- **Task statement**
Retype all of the data without changing a single word.

- **Entries provided**
++++
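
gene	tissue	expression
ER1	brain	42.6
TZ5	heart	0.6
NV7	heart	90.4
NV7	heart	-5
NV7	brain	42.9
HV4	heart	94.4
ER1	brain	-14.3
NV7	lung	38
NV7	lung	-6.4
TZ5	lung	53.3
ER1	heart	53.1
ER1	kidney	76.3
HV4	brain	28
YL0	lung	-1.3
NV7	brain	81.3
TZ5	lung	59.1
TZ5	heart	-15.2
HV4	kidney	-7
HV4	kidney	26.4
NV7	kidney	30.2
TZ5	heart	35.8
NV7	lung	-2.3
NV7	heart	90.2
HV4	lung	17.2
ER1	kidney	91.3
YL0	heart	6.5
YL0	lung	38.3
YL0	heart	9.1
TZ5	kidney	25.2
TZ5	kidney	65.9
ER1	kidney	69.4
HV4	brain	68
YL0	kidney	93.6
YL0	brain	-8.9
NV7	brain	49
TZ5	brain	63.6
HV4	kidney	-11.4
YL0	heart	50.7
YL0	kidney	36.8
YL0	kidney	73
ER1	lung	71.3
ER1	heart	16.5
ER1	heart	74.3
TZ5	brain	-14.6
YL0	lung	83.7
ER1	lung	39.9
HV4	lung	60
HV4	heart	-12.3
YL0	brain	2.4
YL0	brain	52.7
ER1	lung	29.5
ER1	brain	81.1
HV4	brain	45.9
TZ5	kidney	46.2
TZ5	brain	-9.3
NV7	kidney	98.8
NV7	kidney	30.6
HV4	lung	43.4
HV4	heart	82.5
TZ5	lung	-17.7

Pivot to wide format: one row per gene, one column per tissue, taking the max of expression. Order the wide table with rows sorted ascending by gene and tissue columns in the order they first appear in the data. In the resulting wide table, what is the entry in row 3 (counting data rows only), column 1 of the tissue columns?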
++++
- **Exercise output**
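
gene	tissue	expression
ER1	brain	42.6
TZ5	heart	0.6
NV7	heart	90.4
NV7	heart	-5
NV7	brain	42.9
HV4	heart	94.4
ER1	brain	-14.3
NV7	lung	38
NV7	lung	-6.4
TZ5	lung	53.3
ER1	heart	53.1
ER1	kidney	76.3
HV4	brain	28
YL0	lung	-1.3
NV7	brain	81.3
TZ5	lung	59.1
TZ5	heart	-15.2
HV4	kidney	-7
HV4	kidney	26.4
NV7	kidney	30.2
TZ5	heart	35.8
NV7	lung	-2.3
NV7	heart	90.2
HV4	lung	17.2
ER1	kidney	91.3
YL0	heart	6.5
YL0	lung	38.3
YL0	heart	9.1
TZ5	kidney	25.2
TZ5	kidney	65.9
ER1	kidney	69.4
HV4	brain	68
YL0	kidney	93.6
YL0	brain	-8.9
NV7	brain	49
TZ5	brain	63.6
HV4	kidney	-11.4
YL0	heart	50.7
YL0	kidney	36.8
YL0	kidney	73
ER1	lung	71.3
ER1	heart	16.5
ER1	heart	74.3
TZ5	brain	-14.6
YL0	lung	83.7
ER1	lung	39.9
HV4	lung	60
HV4	heart	-12.3
YL0	brain	2.4
YL0	brain	52.7
ER1	lung	29.5
ER1	brain	81.1
HV4	brain	45.9
TZ5	kidney	46.2
TZ5	brain	-9.3
NV7	kidney	98.8
NV7	kidney	30.6
HV4	lung	43.4
HV4	heart	82.5
TZ5	lung	-17.7

Pivot to wide format: one row per gene, one column per tissue, taking the max of expression. Order the wide table with rows sorted ascending by gene and tissue columns in the order they first appear in the data. In the resulting wide table, what is the entry in row 3 (counting data rows only), column 1 of the tissue columns?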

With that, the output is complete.